Instructions for the task: I would like each line of the data that holds the word "respiratory" copied out.

____________

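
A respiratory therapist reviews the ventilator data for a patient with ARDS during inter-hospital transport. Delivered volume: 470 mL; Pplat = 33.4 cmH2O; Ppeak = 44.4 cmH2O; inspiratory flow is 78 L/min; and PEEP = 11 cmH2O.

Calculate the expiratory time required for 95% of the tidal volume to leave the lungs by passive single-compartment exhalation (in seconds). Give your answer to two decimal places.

Flow: 78 L/min ÷ 60 = 1.3 L/s.
R = (PIP − Pplat)/V̇ = (44.4 − 33.4) / 1.3 = 11.0/1.3 = 8.462 cmH2O·s/L.
C = Vt/(Pplat − PEEP) = 470.0 / (33.4 − 11) = 470.0/22.4 = 20.982 mL/cmH2O.
τ = R × C = 8.462 × 0.02098 L/cmH2O = 0.1775 s.
t = −τ·ln(1 − 0.95) = −0.1775·ln(0.05) = 0.5317 s.

0.53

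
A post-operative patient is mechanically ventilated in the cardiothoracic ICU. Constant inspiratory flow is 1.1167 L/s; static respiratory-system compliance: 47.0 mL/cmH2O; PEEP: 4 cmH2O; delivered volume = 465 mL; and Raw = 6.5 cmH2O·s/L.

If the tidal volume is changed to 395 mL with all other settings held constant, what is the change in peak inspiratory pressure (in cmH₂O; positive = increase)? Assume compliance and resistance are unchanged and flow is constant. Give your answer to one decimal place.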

____________

Reply:
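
A respiratory therapist reviews the ventilator data for a patient with ARDS during inter-hospital transport. Delivered volume: 470 mL; Pplat = 33.4 cmH2O; Ppeak = 44.4 cmH2O; inspiratory flow is 78 L/min; and PEEP = 11 cmH2O.
A post-operative patient is mechanically ventilated in the cardiothoracic ICU. Constant inspiratory flow is 1.1167 L/s; static respiratory-system compliance: 47.0 mL/cmH2O; PEEP: 4 cmH2O; delivered volume = 465 mL; and Raw = 6.5 cmH2O·s/L.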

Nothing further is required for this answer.